+++ PROVIDED DATA

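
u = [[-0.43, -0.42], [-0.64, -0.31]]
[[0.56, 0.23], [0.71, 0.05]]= u @ [[-0.93,0.37], [-0.37,-0.93]]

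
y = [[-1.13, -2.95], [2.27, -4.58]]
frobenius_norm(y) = 6.01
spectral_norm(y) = 5.63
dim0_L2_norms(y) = [2.54, 5.45]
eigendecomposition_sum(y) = [[(-0.56+2.24j), (-1.48-2.18j)], [(1.14+1.68j), -2.29-0.31j]] + [[-0.56-2.24j, (-1.48+2.18j)], [(1.14-1.68j), (-2.29+0.31j)]]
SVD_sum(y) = [[0.68,-2.44], [1.35,-4.84]] + [[-1.81, -0.51], [0.92, 0.26]]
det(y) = 11.87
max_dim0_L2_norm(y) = 5.45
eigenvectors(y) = [[(0.75+0j), 0.75-0.00j], [0.44-0.49j, 0.44+0.49j]]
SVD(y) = [[0.45, 0.89], [0.89, -0.45]] @ diag([5.626407862499819, 2.110031887152472]) @ [[0.27, -0.96], [-0.96, -0.27]]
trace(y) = -5.71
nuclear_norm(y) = 7.74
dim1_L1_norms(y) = [4.08, 6.85]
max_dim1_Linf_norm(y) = 4.58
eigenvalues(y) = [(-2.85+1.93j), (-2.85-1.93j)]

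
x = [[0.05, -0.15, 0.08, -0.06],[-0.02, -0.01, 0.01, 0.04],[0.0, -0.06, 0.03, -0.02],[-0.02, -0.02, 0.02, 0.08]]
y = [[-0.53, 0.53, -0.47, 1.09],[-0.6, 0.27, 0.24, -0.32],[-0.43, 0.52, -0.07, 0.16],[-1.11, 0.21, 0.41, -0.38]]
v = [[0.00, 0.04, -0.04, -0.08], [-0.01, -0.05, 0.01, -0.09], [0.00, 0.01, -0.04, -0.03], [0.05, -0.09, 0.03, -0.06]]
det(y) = 0.00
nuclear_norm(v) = 0.32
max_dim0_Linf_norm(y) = 1.11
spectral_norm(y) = 1.60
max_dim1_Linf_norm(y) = 1.11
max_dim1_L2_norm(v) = 0.12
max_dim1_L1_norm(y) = 2.62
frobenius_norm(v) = 0.20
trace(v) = -0.15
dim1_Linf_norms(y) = [1.09, 0.6, 0.52, 1.11]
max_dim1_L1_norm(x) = 0.34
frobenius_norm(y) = 2.15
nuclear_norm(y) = 3.31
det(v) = 0.00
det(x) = 0.00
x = y @ v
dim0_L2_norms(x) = [0.06, 0.16, 0.09, 0.11]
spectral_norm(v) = 0.15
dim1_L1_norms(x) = [0.34, 0.08, 0.11, 0.14]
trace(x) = 0.15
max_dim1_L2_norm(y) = 1.4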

++++++

**ABOUT THIS EXERCISE:** Put down all the data once more, exactly as it appears above.

**YOUR RESPONSE:**
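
u = [[-0.43, -0.42], [-0.64, -0.31]]
[[0.56, 0.23], [0.71, 0.05]]= u @ [[-0.93,0.37], [-0.37,-0.93]]

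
y = [[-1.13, -2.95], [2.27, -4.58]]
frobenius_norm(y) = 6.01
spectral_norm(y) = 5.63
dim0_L2_norms(y) = [2.54, 5.45]
eigendecomposition_sum(y) = [[(-0.56+2.24j), (-1.48-2.18j)], [(1.14+1.68j), -2.29-0.31j]] + [[-0.56-2.24j, (-1.48+2.18j)], [(1.14-1.68j), (-2.29+0.31j)]]
SVD_sum(y) = [[0.68,-2.44], [1.35,-4.84]] + [[-1.81, -0.51], [0.92, 0.26]]
det(y) = 11.87
max_dim0_L2_norm(y) = 5.45
eigenvectors(y) = [[(0.75+0j), 0.75-0.00j], [0.44-0.49j, 0.44+0.49j]]
SVD(y) = [[0.45, 0.89], [0.89, -0.45]] @ diag([5.626407862499819, 2.110031887152472]) @ [[0.27, -0.96], [-0.96, -0.27]]
trace(y) = -5.71
nuclear_norm(y) = 7.74
dim1_L1_norms(y) = [4.08, 6.85]
max_dim1_Linf_norm(y) = 4.58
eigenvalues(y) = [(-2.85+1.93j), (-2.85-1.93j)]

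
x = [[0.05, -0.15, 0.08, -0.06],[-0.02, -0.01, 0.01, 0.04],[0.0, -0.06, 0.03, -0.02],[-0.02, -0.02, 0.02, 0.08]]
y = [[-0.53, 0.53, -0.47, 1.09],[-0.6, 0.27, 0.24, -0.32],[-0.43, 0.52, -0.07, 0.16],[-1.11, 0.21, 0.41, -0.38]]
v = [[0.00, 0.04, -0.04, -0.08], [-0.01, -0.05, 0.01, -0.09], [0.00, 0.01, -0.04, -0.03], [0.05, -0.09, 0.03, -0.06]]
det(y) = 0.00
nuclear_norm(v) = 0.32
max_dim0_Linf_norm(y) = 1.11
spectral_norm(y) = 1.60
max_dim1_Linf_norm(y) = 1.11
max_dim1_L2_norm(v) = 0.12
max_dim1_L1_norm(y) = 2.62
frobenius_norm(v) = 0.20
trace(v) = -0.15
dim1_Linf_norms(y) = [1.09, 0.6, 0.52, 1.11]
max_dim1_L1_norm(x) = 0.34
frobenius_norm(y) = 2.15
nuclear_norm(y) = 3.31
det(v) = 0.00
det(x) = 0.00
x = y @ v
dim0_L2_norms(x) = [0.06, 0.16, 0.09, 0.11]
spectral_norm(v) = 0.15
dim1_L1_norms(x) = [0.34, 0.08, 0.11, 0.14]
trace(x) = 0.15
max_dim1_L2_norm(y) = 1.4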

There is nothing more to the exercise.